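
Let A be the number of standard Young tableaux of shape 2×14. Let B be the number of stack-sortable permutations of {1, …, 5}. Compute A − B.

By the hook-length formula (or a Dyck-path bijection), SYT of shape 2×14 number C_14. So A = C_14 = 2674440.
Stack-sortable permutations are exactly the 231-avoiding ones, counted by C_n; here n = 5. So B = C_5 = 42.
A − B = 2674440 − 42 = 2674398.

2674398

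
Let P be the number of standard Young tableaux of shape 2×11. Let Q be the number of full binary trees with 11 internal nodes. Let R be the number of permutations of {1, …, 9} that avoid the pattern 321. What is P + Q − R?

By the hook-length formula (or a Dyck-path bijection), SYT of shape 2×11 number C_11. So P = C_11 = 58786.
Full binary trees with n internal nodes are counted by C_n; here n = 11. So Q = C_11 = 58786.
Permutations of [n] avoiding any single length-3 pattern are counted by C_n; here n = 9. So R = C_9 = 4862.
P + Q − R = 58786 + 58786 − 4862 = 112710.

112710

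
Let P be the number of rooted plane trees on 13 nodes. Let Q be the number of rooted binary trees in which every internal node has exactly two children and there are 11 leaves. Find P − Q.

Rooted ordered (plane) trees on m nodes have m−1 edges and are counted by C_{m−1}; m = 13 gives C_12. So P = C_12 = 208012.
Full binary trees with 11 leaves have 11−1 = 10 internal nodes, so there are C_10 of them. So Q = C_10 = 16796.
P − Q = 208012 − 16796 = 191216.

191216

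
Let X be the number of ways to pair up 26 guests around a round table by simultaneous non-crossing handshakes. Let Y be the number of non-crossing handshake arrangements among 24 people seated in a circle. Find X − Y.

534888

With 26 = 2·13 people, non-crossing handshake pairings are non-crossing perfect matchings on a circle, counted by C_13. So X = C_13 = 742900.
Non-crossing handshake pairings of 2n people are counted by C_n; 24 people gives n = 12. So Y = C_12 = 208012.
X − Y = 742900 − 208012 = 534888.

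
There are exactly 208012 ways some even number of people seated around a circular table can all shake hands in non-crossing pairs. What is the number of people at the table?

Non-crossing handshake pairings of 2n people are counted by C_n, and C_12 = 208012.
So n = 12, and there are 2n = 24 people.

24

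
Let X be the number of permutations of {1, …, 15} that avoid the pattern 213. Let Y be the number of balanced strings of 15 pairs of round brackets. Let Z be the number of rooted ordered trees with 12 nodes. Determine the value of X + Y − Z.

19330904

For any fixed pattern of length 3, the pattern-avoiding permutations of [15] number C_15. So X = C_15 = 9694845.
A balanced arrangement of 15 bracket pairs is a Dyck word of semilength 15, so the count is C_15. So Y = C_15 = 9694845.
Rooted ordered (plane) trees on m nodes have m−1 edges and are counted by C_{m−1}; m = 12 gives C_11. So Z = C_11 = 58786.
X + Y − Z = 9694845 + 9694845 − 58786 = 19330904.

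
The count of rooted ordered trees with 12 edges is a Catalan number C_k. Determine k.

Rooted ordered trees with n edges are counted by C_n; here n = 12.

12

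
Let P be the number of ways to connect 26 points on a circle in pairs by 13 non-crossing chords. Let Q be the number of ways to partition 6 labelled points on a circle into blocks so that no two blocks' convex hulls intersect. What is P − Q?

742768

Pairing 26 circle points by 13 non-crossing chords gives C_13 matchings. So P = C_13 = 742900.
The non-crossing partitions of [6] form a lattice of size C_6. So Q = C_6 = 132.
P − Q = 742900 − 132 = 742768.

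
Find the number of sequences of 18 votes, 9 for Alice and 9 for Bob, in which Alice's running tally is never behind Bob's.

Reading a vote for the leader as '(' and for the other as ')' turns such a sequence into a balanced string of 9 pairs, so the count is C_9.
C_9 = C(18,9)/10 = 48620/10 = 4862.

4862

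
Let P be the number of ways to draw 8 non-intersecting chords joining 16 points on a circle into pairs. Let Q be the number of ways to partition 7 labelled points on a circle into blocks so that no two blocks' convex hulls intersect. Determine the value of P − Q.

1001

Pairing 16 circle points by 8 non-crossing chords gives C_8 matchings. So P = C_8 = 1430.
The non-crossing partitions of [7] form a lattice of size C_7. So Q = C_7 = 429.
P − Q = 1430 − 429 = 1001.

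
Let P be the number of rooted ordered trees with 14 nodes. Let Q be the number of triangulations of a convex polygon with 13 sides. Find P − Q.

Rooted ordered (plane) trees on m nodes have m−1 edges and are counted by C_{m−1}; m = 14 gives C_13. So P = C_13 = 742900.
A convex 13-gon is triangulated into 11 triangles, and the number of such triangulations is the Catalan number C_{13−2} = C_11. So Q = C_11 = 58786.
P − Q = 742900 − 58786 = 684114.

684114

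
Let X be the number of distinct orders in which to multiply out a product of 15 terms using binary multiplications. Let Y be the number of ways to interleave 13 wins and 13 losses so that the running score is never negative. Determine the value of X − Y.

1931540

Bracketing 15 factors into binary products is counted by C_{15−1} = C_14. So X = C_14 = 2674440.
Reading a vote for the leader as '(' and for the other as ')' turns such a sequence into a balanced string of 13 pairs, so the count is C_13. So Y = C_13 = 742900.
X − Y = 2674440 − 742900 = 1931540.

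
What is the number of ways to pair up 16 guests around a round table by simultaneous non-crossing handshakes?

Non-crossing handshake pairings of 2n people are counted by C_n; 16 people gives n = 8.
C_8 = C_7 · 2(2·7+1)/(7+2) = 429 · 30/9 = 1430.

1430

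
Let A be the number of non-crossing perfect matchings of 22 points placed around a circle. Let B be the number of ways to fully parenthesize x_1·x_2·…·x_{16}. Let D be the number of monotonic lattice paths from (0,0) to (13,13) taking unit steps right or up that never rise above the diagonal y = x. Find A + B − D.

Non-crossing perfect matchings of 2n points on a circle are counted by C_n; with 22 points, n = 11. So A = C_11 = 58786.
Bracketing 16 factors into binary products is counted by C_{16−1} = C_15. So B = C_15 = 9694845.
Monotone paths in an n×n grid that stay weakly below the diagonal are counted by C_n; here n = 13. So D = C_13 = 742900.
A + B − D = 58786 + 9694845 − 742900 = 9010731.

9010731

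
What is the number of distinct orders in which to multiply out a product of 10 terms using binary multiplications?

Bracketing 10 factors into binary products is counted by C_{10−1} = C_9.
C_9 = C(18,9)/10 = 48620/10 = 4862.

4862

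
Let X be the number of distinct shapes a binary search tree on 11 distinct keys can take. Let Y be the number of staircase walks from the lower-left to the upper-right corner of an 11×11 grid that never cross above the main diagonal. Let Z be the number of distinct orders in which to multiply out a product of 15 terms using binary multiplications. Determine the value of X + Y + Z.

2792012

Binary trees (left/right distinguished) on n nodes are counted by C_n; here n = 11. So X = C_11 = 58786.
Monotone paths in an n×n grid that stay weakly below the diagonal are counted by C_n; here n = 11. So Y = C_11 = 58786.
Bracketing 15 factors into binary products is counted by C_{15−1} = C_14. So Z = C_14 = 2674440.
X + Y + Z = 58786 + 58786 + 2674440 = 2792012.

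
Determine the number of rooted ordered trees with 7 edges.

429

Rooted ordered trees with n edges are counted by C_n; here n = 7.
C_7 = 429.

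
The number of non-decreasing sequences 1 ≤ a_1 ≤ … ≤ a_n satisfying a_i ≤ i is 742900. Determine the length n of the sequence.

13

Such sub-staircase sequences of length n are counted by C_n. The Catalan number equal to 742900 is C_13.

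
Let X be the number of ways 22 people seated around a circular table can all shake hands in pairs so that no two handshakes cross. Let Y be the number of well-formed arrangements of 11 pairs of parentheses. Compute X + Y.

With 22 = 2·11 people, non-crossing handshake pairings are non-crossing perfect matchings on a circle, counted by C_11. So X = C_11 = 58786.
A balanced arrangement of 11 bracket pairs is a Dyck word of semilength 11, so the count is C_11. So Y = C_11 = 58786.
X + Y = 58786 + 58786 = 117572.

117572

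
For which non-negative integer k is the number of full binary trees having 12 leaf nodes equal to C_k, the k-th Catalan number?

11

Full binary trees with 12 leaves have 12−1 = 11 internal nodes, so there are C_11 of them.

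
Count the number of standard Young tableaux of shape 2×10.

Standard Young tableaux of shape 2×n are counted by C_n; here n = 10.
C_10 = 16796.

16796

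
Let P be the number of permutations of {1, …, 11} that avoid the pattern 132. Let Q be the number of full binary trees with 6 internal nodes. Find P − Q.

Permutations of [n] avoiding any single length-3 pattern are counted by C_n; here n = 11. So P = C_11 = 58786.
Full binary trees with n internal nodes are counted by C_n; here n = 6. So Q = C_6 = 132.
P − Q = 58786 − 132 = 58654.

58654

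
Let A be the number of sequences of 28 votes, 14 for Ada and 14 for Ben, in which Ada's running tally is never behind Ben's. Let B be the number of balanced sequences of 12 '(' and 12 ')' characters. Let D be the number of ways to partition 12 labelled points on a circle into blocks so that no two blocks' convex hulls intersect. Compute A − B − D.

2258416

Ballot sequences with n votes each where one side never trails are Dyck words, counted by C_n; here n = 14. So A = C_14 = 2674440.
A balanced arrangement of 12 bracket pairs is a Dyck word of semilength 12, so the count is C_12. So B = C_12 = 208012.
Non-crossing partitions of an n-element set are counted by C_n; here n = 12. So D = C_12 = 208012.
A − B − D = 2674440 − 208012 − 208012 = 2258416.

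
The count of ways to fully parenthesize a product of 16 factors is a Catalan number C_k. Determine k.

15

Bracketing 16 factors into binary products is counted by C_{16−1} = C_15.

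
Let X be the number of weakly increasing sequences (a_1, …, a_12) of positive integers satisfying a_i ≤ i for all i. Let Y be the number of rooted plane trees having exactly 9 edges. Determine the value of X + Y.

Such sub-staircase sequences of length n are counted by C_n; here n = 12. So X = C_12 = 208012.
Rooted ordered trees with n edges are counted by C_n; here n = 9. So Y = C_9 = 4862.
X + Y = 208012 + 4862 = 212874.

212874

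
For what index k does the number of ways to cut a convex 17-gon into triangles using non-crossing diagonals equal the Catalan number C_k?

15

Triangulations of a convex m-gon are counted by C_{m−2}; with m = 17 this is C_15.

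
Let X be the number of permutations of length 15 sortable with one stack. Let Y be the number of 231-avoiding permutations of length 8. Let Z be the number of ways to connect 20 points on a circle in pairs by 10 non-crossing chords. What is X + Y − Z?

Stack-sortable permutations are exactly the 231-avoiding ones, counted by C_n; here n = 15. So X = C_15 = 9694845.
For any fixed pattern of length 3, the pattern-avoiding permutations of [8] number C_8. So Y = C_8 = 1430.
Non-crossing perfect matchings of 2n points on a circle are counted by C_n; with 20 points, n = 10. So Z = C_10 = 16796.
X + Y − Z = 9694845 + 1430 − 16796 = 9679479.

9679479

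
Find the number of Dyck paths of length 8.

Dyck paths of semilength n (length 2n) are counted by C_n; here n = 4.
C_4 = C(8,4)/5 = 70/5 = 14.

14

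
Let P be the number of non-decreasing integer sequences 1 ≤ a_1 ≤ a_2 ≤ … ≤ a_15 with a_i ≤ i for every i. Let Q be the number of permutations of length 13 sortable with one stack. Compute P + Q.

Weakly increasing sequences with a_i ≤ i biject with Dyck paths of semilength 15, so there are C_15. So P = C_15 = 9694845.
By Knuth's characterisation, the stack-sortable permutations of length 13 are the 231-avoiders, numbering C_13. So Q = C_13 = 742900.
P + Q = 9694845 + 742900 = 10437745.

10437745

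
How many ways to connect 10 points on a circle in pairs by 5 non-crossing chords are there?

42

Non-crossing perfect matchings of 2n points on a circle are counted by C_n; with 10 points, n = 5.
C_5 = C_4 · 2(2·4+1)/(4+2) = 14 · 18/6 = 42.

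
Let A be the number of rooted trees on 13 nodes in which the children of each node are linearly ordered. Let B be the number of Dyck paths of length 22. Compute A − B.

149226

A rooted plane tree on 13 nodes has 12 edges, and such trees are counted by C_12. So A = C_12 = 208012.
A Dyck path with 11 up-steps and 11 down-steps has semilength 11, so there are C_11 of them. So B = C_11 = 58786.
A − B = 208012 − 58786 = 149226.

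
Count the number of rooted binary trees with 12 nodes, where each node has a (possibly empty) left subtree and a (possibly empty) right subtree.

There are C_n binary search tree shapes on n keys; with n = 12 that is C_12.
C_12 = C(24,12)/13 = 2704156/13 = 208012.

208012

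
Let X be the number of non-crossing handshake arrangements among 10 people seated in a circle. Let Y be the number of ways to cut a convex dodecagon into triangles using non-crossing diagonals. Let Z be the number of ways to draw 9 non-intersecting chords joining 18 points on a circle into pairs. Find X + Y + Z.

21700

Non-crossing handshake pairings of 2n people are counted by C_n; 10 people gives n = 5. So X = C_5 = 42.
Triangulations of a convex m-gon are counted by C_{m−2}; with m = 12 this is C_10. So Y = C_10 = 16796.
Non-crossing perfect matchings of 2n points on a circle are counted by C_n; with 18 points, n = 9. So Z = C_9 = 4862.
X + Y + Z = 42 + 16796 + 4862 = 21700.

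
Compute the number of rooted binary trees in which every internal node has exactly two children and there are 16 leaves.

9694845

Full binary trees with 16 leaves have 16−1 = 15 internal nodes, so there are C_15 of them.
C_15 = C(30,15)/16 = 155117520/16 = 9694845.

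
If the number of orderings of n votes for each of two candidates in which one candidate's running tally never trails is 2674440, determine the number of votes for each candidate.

14

Such ballot sequences with n votes each are counted by C_n; 2674440 = C_14.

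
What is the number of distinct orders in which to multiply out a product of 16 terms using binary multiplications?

Parenthesizations of m factors correspond to full binary trees with m leaves, counted by C_{m−1}; m = 16 gives C_15.
C_15 = C_14 · 2(2·14+1)/(14+2) = 2674440 · 58/16 = 9694845.

9694845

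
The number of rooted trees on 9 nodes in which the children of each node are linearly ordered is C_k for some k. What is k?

8

Rooted ordered (plane) trees on m nodes have m−1 edges and are counted by C_{m−1}; m = 9 gives C_8.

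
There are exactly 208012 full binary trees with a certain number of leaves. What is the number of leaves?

Full binary trees with L leaves are counted by C_{L−1}; 208012 = C_12.
So the index is 12, and the number of leaves is 12 + 1 = 13.

13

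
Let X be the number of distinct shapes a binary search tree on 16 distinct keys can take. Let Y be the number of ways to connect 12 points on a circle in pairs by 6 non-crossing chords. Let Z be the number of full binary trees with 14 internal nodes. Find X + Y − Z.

There are C_n binary search tree shapes on n keys; with n = 16 that is C_16. So X = C_16 = 35357670.
Non-crossing perfect matchings of 2n points on a circle are counted by C_n; with 12 points, n = 6. So Y = C_6 = 132.
Full binary trees with n internal nodes are counted by C_n; here n = 14. So Z = C_14 = 2674440.
X + Y − Z = 35357670 + 132 − 2674440 = 32683362.

32683362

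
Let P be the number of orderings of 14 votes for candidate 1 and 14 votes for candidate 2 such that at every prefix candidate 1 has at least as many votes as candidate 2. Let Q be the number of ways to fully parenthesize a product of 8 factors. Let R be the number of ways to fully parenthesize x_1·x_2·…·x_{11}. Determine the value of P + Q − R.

Reading a vote for the leader as '(' and for the other as ')' turns such a sequence into a balanced string of 14 pairs, so the count is C_14. So P = C_14 = 2674440.
Parenthesizations of m factors correspond to full binary trees with m leaves, counted by C_{m−1}; m = 8 gives C_7. So Q = C_7 = 429.
Bracketing 11 factors into binary products is counted by C_{11−1} = C_10. So R = C_10 = 16796.
P + Q − R = 2674440 + 429 − 16796 = 2658073.

2658073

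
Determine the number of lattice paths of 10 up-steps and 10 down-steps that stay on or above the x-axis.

16796

Dyck paths of semilength n (length 2n) are counted by C_n; here n = 10.
C_10 = C(20,10)/11 = 184756/11 = 16796.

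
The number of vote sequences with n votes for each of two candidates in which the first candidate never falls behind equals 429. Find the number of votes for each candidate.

Such ballot sequences with n votes each are counted by C_n, and C_7 = 429.

7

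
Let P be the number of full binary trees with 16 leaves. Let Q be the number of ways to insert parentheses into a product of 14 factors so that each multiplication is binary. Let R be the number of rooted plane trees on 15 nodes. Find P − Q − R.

A full binary tree with L leaves has L−1 internal nodes and is counted by C_{L−1}; L = 16 gives C_15. So P = C_15 = 9694845.
Parenthesizations of m factors correspond to full binary trees with m leaves, counted by C_{m−1}; m = 14 gives C_13. So Q = C_13 = 742900.
Rooted ordered (plane) trees on m nodes have m−1 edges and are counted by C_{m−1}; m = 15 gives C_14. So R = C_14 = 2674440.
P − Q − R = 9694845 − 742900 − 2674440 = 6277505.

6277505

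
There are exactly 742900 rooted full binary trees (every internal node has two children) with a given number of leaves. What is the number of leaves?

14

Full binary trees with L leaves are counted by C_{L−1}; 742900 = C_13.
So the index is 13, and the number of leaves is 13 + 1 = 14.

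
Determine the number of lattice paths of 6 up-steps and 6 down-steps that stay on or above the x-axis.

Paths of 6 up- and 6 down-steps that never dip below the axis are Dyck paths; their count is C_6.
C_6 = C(12,6)/7 = 924/7 = 132.

132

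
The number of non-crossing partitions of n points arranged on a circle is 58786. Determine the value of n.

Non-crossing partitions of [n] are counted by C_n. The Catalan number equal to 58786 is C_11.

11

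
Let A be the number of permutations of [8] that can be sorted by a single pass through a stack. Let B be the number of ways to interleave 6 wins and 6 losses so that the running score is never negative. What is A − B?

Stack-sortable permutations are exactly the 231-avoiding ones, counted by C_n; here n = 8. So A = C_8 = 1430.
Reading a vote for the leader as '(' and for the other as ')' turns such a sequence into a balanced string of 6 pairs, so the count is C_6. So B = C_6 = 132.
A − B = 1430 − 132 = 1298.

1298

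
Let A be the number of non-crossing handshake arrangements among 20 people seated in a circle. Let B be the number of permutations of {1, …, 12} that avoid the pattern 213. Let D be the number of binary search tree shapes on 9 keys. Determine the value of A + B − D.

219946

With 20 = 2·10 people, non-crossing handshake pairings are non-crossing perfect matchings on a circle, counted by C_10. So A = C_10 = 16796.
Permutations of [n] avoiding any single length-3 pattern are counted by C_n; here n = 12. So B = C_12 = 208012.
Binary trees (left/right distinguished) on n nodes are counted by C_n; here n = 9. So D = C_9 = 4862.
A + B − D = 16796 + 208012 − 4862 = 219946.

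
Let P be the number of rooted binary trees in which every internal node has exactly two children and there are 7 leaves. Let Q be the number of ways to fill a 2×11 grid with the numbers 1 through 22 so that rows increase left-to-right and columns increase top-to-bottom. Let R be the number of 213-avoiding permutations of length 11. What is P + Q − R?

132

Full binary trees with 7 leaves have 7−1 = 6 internal nodes, so there are C_6 of them. So P = C_6 = 132.
By the hook-length formula (or a Dyck-path bijection), SYT of shape 2×11 number C_11. So Q = C_11 = 58786.
For any fixed pattern of length 3, the pattern-avoiding permutations of [11] number C_11. So R = C_11 = 58786.
P + Q − R = 132 + 58786 − 58786 = 132.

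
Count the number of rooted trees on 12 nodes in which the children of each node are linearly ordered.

58786

A rooted plane tree on 12 nodes has 11 edges, and such trees are counted by C_11.
C_11 = C(22,11)/12 = 705432/12 = 58786.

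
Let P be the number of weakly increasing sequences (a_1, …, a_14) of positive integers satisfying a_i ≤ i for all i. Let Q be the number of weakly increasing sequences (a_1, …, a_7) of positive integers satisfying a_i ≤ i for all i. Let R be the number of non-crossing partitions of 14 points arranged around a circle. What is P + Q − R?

Such sub-staircase sequences of length n are counted by C_n; here n = 14. So P = C_14 = 2674440.
Weakly increasing sequences with a_i ≤ i biject with Dyck paths of semilength 7, so there are C_7. So Q = C_7 = 429.
The non-crossing partitions of [14] form a lattice of size C_14. So R = C_14 = 2674440.
P + Q − R = 2674440 + 429 − 2674440 = 429.

429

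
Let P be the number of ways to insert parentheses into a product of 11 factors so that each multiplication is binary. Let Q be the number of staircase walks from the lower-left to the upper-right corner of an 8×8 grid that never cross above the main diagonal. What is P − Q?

Parenthesizations of m factors correspond to full binary trees with m leaves, counted by C_{m−1}; m = 11 gives C_10. So P = C_10 = 16796.
Sub-diagonal monotone paths from (0,0) to (8,8) biject with Dyck paths of semilength 8, giving C_8. So Q = C_8 = 1430.
P − Q = 16796 − 1430 = 15366.

15366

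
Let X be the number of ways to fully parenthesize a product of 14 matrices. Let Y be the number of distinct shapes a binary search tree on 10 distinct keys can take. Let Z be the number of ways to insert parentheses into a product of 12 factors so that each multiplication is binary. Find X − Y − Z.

667318

Parenthesizations of m factors correspond to full binary trees with m leaves, counted by C_{m−1}; m = 14 gives C_13. So X = C_13 = 742900.
Binary trees (left/right distinguished) on n nodes are counted by C_n; here n = 10. So Y = C_10 = 16796.
Parenthesizations of m factors correspond to full binary trees with m leaves, counted by C_{m−1}; m = 12 gives C_11. So Z = C_11 = 58786.
X − Y − Z = 742900 − 16796 − 58786 = 667318.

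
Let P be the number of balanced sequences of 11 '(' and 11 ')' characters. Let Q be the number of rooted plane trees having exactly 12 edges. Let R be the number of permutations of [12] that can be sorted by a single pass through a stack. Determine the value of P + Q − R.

58786

A balanced arrangement of 11 bracket pairs is a Dyck word of semilength 11, so the count is C_11. So P = C_11 = 58786.
A rooted plane tree with 12 edges has 13 nodes, and the count is C_12. So Q = C_12 = 208012.
Stack-sortable permutations are exactly the 231-avoiding ones, counted by C_n; here n = 12. So R = C_12 = 208012.
P + Q − R = 58786 + 208012 − 208012 = 58786.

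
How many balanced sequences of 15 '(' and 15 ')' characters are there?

Balanced strings of n pairs of brackets are counted by C_n; here n = 15.
C_15 = C_14 · 2(2·14+1)/(14+2) = 2674440 · 58/16 = 9694845.

9694845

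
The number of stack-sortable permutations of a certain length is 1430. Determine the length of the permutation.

8

Stack-sortable permutations of [n] are counted by C_n. Since C_8 = 1430, the index is 8.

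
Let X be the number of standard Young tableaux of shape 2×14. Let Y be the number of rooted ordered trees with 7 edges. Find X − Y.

Standard Young tableaux of shape 2×n are counted by C_n; here n = 14. So X = C_14 = 2674440.
Rooted ordered trees with n edges are counted by C_n; here n = 7. So Y = C_7 = 429.
X − Y = 2674440 − 429 = 2674011.

2674011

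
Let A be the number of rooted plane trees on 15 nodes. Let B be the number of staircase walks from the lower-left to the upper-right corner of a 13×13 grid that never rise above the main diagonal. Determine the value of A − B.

1931540

A rooted plane tree on 15 nodes has 14 edges, and such trees are counted by C_14. So A = C_14 = 2674440.
Sub-diagonal monotone paths from (0,0) to (13,13) biject with Dyck paths of semilength 13, giving C_13. So B = C_13 = 742900.
A − B = 2674440 − 742900 = 1931540.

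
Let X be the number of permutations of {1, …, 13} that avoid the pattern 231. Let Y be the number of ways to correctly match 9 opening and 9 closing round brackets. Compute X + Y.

For any fixed pattern of length 3, the pattern-avoiding permutations of [13] number C_13. So X = C_13 = 742900.
Balanced strings of n pairs of brackets are counted by C_n; here n = 9. So Y = C_9 = 4862.
X + Y = 742900 + 4862 = 747762.

747762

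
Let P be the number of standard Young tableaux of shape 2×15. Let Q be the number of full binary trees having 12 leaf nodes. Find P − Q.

Standard Young tableaux of shape 2×n are counted by C_n; here n = 15. So P = C_15 = 9694845.
Full binary trees with 12 leaves have 12−1 = 11 internal nodes, so there are C_11 of them. So Q = C_11 = 58786.
P − Q = 9694845 − 58786 = 9636059.

9636059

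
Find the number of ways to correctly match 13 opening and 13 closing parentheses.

Balanced strings of n pairs of brackets are counted by C_n; here n = 13.
C_13 = C(26,13)/14 = 10400600/14 = 742900.

742900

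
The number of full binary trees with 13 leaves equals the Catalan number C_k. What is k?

Full binary trees with 13 leaves have 13−1 = 12 internal nodes, so there are C_12 of them.

12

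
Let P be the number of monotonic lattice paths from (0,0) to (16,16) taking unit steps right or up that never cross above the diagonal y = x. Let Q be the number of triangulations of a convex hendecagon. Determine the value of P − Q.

35352808

Monotone paths in an n×n grid that stay weakly below the diagonal are counted by C_n; here n = 16. So P = C_16 = 35357670.
The number of triangulations of an 11-gon is the Catalan number C_9 (index = sides − 2). So Q = C_9 = 4862.
P − Q = 35357670 − 4862 = 35352808.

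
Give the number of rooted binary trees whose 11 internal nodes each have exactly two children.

Full binary trees with n internal nodes are counted by C_n; here n = 11.
C_11 = C_10 · 2(2·10+1)/(10+2) = 16796 · 42/12 = 58786.

58786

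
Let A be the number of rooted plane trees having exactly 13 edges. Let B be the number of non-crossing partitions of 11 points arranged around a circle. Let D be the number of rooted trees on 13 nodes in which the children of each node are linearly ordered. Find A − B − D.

476102

Rooted ordered trees with n edges are counted by C_n; here n = 13. So A = C_13 = 742900.
The non-crossing partitions of [11] form a lattice of size C_11. So B = C_11 = 58786.
A rooted plane tree on 13 nodes has 12 edges, and such trees are counted by C_12. So D = C_12 = 208012.
A − B − D = 742900 − 58786 − 208012 = 476102.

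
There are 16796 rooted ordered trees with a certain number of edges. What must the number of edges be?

Rooted ordered trees with n edges are counted by C_n. The Catalan number equal to 16796 is C_10.

10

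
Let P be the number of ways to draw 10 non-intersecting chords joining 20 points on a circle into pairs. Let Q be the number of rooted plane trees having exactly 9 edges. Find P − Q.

Pairing 20 circle points by 10 non-crossing chords gives C_10 matchings. So P = C_10 = 16796.
A rooted plane tree with 9 edges has 10 nodes, and the count is C_9. So Q = C_9 = 4862.
P − Q = 16796 − 4862 = 11934.

11934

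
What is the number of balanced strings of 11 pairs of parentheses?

A balanced arrangement of 11 bracket pairs is a Dyck word of semilength 11, so the count is C_11.
C_11 = C(22,11)/12 = 705432/12 = 58786.

58786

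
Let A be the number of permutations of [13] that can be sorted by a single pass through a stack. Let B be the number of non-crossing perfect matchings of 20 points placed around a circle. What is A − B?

726104

By Knuth's characterisation, the stack-sortable permutations of length 13 are the 231-avoiders, numbering C_13. So A = C_13 = 742900.
Pairing 20 circle points by 10 non-crossing chords gives C_10 matchings. So B = C_10 = 16796.
A − B = 742900 − 16796 = 726104.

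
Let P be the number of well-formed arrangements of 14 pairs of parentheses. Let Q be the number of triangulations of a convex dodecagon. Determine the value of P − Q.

With 14 pairs the number of balanced bracket strings is the Catalan number C_14. So P = C_14 = 2674440.
Triangulations of a convex m-gon are counted by C_{m−2}; with m = 12 this is C_10. So Q = C_10 = 16796.
P − Q = 2674440 − 16796 = 2657644.

2657644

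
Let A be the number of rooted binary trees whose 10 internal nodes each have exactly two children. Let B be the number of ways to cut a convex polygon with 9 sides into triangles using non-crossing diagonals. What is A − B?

Full binary trees with n internal nodes are counted by C_n; here n = 10. So A = C_10 = 16796.
The number of triangulations of a 9-gon is the Catalan number C_7 (index = sides − 2). So B = C_7 = 429.
A − B = 16796 − 429 = 16367.

16367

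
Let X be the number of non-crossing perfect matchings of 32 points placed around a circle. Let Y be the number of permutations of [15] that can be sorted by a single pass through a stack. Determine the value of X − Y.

Pairing 32 circle points by 16 non-crossing chords gives C_16 matchings. So X = C_16 = 35357670.
By Knuth's characterisation, the stack-sortable permutations of length 15 are the 231-avoiders, numbering C_15. So Y = C_15 = 9694845.
X − Y = 35357670 − 9694845 = 25662825.

25662825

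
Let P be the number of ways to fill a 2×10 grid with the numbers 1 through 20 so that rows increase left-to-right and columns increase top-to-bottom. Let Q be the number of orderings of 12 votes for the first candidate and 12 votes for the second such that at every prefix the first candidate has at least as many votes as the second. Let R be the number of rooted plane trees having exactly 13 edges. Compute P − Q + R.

551684

Standard Young tableaux of shape 2×n are counted by C_n; here n = 10. So P = C_10 = 16796.
Ballot sequences with n votes each where one side never trails are Dyck words, counted by C_n; here n = 12. So Q = C_12 = 208012.
A rooted plane tree with 13 edges has 14 nodes, and the count is C_13. So R = C_13 = 742900.
P − Q + R = 16796 − 208012 + 742900 = 551684.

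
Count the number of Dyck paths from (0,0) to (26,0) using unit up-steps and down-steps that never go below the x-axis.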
○ ○ ○
### Exercise instructions
One line contains "Let P be the number of ways to fill". Return that line and every later line through the end of the listing above, exactly, and nothing else.

### Task output
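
Let P be the number of ways to fill a 2×10 grid with the numbers 1 through 20 so that rows increase left-to-right and columns increase top-to-bottom. Let Q be the number of orderings of 12 votes for the first candidate and 12 votes for the second such that at every prefix the first candidate has at least as many votes as the second. Let R be the number of rooted plane trees having exactly 13 edges. Compute P − Q + R.

551684

Standard Young tableaux of shape 2×n are counted by C_n; here n = 10. So P = C_10 = 16796.
Ballot sequences with n votes each where one side never trails are Dyck words, counted by C_n; here n = 12. So Q = C_12 = 208012.
A rooted plane tree with 13 edges has 14 nodes, and the count is C_13. So R = C_13 = 742900.
P − Q + R = 16796 − 208012 + 742900 = 551684.

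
Count the number of Dyck paths from (0,0) to (26,0) using unit up-steps and down-steps that never go below the x-axis.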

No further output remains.